Records drawn from a dataset:
══════
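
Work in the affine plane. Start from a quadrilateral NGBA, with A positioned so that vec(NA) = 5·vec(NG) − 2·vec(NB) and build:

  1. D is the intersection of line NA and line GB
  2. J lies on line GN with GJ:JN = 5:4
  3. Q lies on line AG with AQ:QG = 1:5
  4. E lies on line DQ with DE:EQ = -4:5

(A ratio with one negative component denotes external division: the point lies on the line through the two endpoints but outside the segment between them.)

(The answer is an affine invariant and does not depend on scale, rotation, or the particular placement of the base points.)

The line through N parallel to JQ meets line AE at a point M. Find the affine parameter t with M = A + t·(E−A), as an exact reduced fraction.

Assign N = (0, 0), G = (1, 0), B = (0, 1), A = (5, -2) — the answer is frame-independent, so this choice is without loss of generality.
1. D is the intersection of line NA and line GB ⇒ D = (5/3, -2/3)
2. J lies on line GN with GJ:JN = 5:4 ⇒ J = (4/9, 0)
3. Q lies on line AG with AQ:QG = 1:5 ⇒ Q = (13/3, -5/3)
4. E lies on line DQ with DE:EQ = -4:5 ⇒ E = (-9, 10/3)
through N parallel to JQ: direction (35/9, -5/3); meets AE at M = (2, -6/7)
M = A + t·(E−A) with t = 3/14

t = 3/14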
══════
Task directions -> Repeat the lines above exactly.

Output ->
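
Work in the affine plane. Start from a quadrilateral NGBA, with A positioned so that vec(NA) = 5·vec(NG) − 2·vec(NB) and build:

  1. D is the intersection of line NA and line GB
  2. J lies on line GN with GJ:JN = 5:4
  3. Q lies on line AG with AQ:QG = 1:5
  4. E lies on line DQ with DE:EQ = -4:5

(A ratio with one negative component denotes external division: the point lies on the line through the two endpoints but outside the segment between them.)

(The answer is an affine invariant and does not depend on scale, rotation, or the particular placement of the base points.)

The line through N parallel to JQ meets line AE at a point M. Find the affine parameter t with M = A + t·(E−A), as an exact reduced fraction.

Assign N = (0, 0), G = (1, 0), B = (0, 1), A = (5, -2) — the answer is frame-independent, so this choice is without loss of generality.
1. D is the intersection of line NA and line GB ⇒ D = (5/3, -2/3)
2. J lies on line GN with GJ:JN = 5:4 ⇒ J = (4/9, 0)
3. Q lies on line AG with AQ:QG = 1:5 ⇒ Q = (13/3, -5/3)
4. E lies on line DQ with DE:EQ = -4:5 ⇒ E = (-9, 10/3)
through N parallel to JQ: direction (35/9, -5/3); meets AE at M = (2, -6/7)
M = A + t·(E−A) with t = 3/14

t = 3/14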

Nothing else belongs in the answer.